'''

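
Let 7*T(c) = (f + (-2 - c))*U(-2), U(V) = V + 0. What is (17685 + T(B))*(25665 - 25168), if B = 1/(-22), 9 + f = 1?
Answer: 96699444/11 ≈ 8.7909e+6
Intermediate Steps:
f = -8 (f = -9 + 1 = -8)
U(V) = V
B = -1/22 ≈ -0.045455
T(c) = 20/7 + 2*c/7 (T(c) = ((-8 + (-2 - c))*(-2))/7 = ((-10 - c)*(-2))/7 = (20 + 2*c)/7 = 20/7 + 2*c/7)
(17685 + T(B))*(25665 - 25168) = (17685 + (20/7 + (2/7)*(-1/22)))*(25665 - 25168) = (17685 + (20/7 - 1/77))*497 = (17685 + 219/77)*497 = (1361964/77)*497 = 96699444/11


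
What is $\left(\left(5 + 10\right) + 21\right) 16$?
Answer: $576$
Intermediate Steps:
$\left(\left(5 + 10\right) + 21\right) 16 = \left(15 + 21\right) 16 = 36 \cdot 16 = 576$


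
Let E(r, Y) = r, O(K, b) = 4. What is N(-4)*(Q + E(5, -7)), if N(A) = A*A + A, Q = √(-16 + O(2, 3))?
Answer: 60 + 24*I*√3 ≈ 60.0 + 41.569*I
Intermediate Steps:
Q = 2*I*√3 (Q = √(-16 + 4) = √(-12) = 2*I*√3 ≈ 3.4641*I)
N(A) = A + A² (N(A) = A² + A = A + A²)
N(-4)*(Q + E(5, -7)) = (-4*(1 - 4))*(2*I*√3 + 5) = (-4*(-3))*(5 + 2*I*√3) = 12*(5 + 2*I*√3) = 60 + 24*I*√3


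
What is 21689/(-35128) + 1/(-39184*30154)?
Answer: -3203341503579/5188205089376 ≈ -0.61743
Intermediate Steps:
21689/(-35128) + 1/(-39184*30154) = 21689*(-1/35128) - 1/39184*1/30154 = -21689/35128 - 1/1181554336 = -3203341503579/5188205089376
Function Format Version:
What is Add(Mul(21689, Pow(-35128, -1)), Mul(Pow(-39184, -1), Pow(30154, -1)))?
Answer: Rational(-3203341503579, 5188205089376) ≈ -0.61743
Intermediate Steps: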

'''

Your task is to set down only the lines that run from the opening of the listing to the line with "Answer: -3203341503579/5188205089376 ≈", both ends included, each unchanged.

- _Response area_:
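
Let 7*T(c) = (f + (-2 - c))*U(-2), U(V) = V + 0. What is (17685 + T(B))*(25665 - 25168), if B = 1/(-22), 9 + f = 1?
Answer: 96699444/11 ≈ 8.7909e+6
Intermediate Steps:
f = -8 (f = -9 + 1 = -8)
U(V) = V
B = -1/22 ≈ -0.045455
T(c) = 20/7 + 2*c/7 (T(c) = ((-8 + (-2 - c))*(-2))/7 = ((-10 - c)*(-2))/7 = (20 + 2*c)/7 = 20/7 + 2*c/7)
(17685 + T(B))*(25665 - 25168) = (17685 + (20/7 + (2/7)*(-1/22)))*(25665 - 25168) = (17685 + (20/7 - 1/77))*497 = (17685 + 219/77)*497 = (1361964/77)*497 = 96699444/11


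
What is $\left(\left(5 + 10\right) + 21\right) 16$?
Answer: $576$
Intermediate Steps:
$\left(\left(5 + 10\right) + 21\right) 16 = \left(15 + 21\right) 16 = 36 \cdot 16 = 576$


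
Let E(r, Y) = r, O(K, b) = 4. What is N(-4)*(Q + E(5, -7)), if N(A) = A*A + A, Q = √(-16 + O(2, 3))?
Answer: 60 + 24*I*√3 ≈ 60.0 + 41.569*I
Intermediate Steps:
Q = 2*I*√3 (Q = √(-16 + 4) = √(-12) = 2*I*√3 ≈ 3.4641*I)
N(A) = A + A² (N(A) = A² + A = A + A²)
N(-4)*(Q + E(5, -7)) = (-4*(1 - 4))*(2*I*√3 + 5) = (-4*(-3))*(5 + 2*I*√3) = 12*(5 + 2*I*√3) = 60 + 24*I*√3


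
What is 21689/(-35128) + 1/(-39184*30154)?
Answer: -3203341503579/5188205089376 ≈ -0.61743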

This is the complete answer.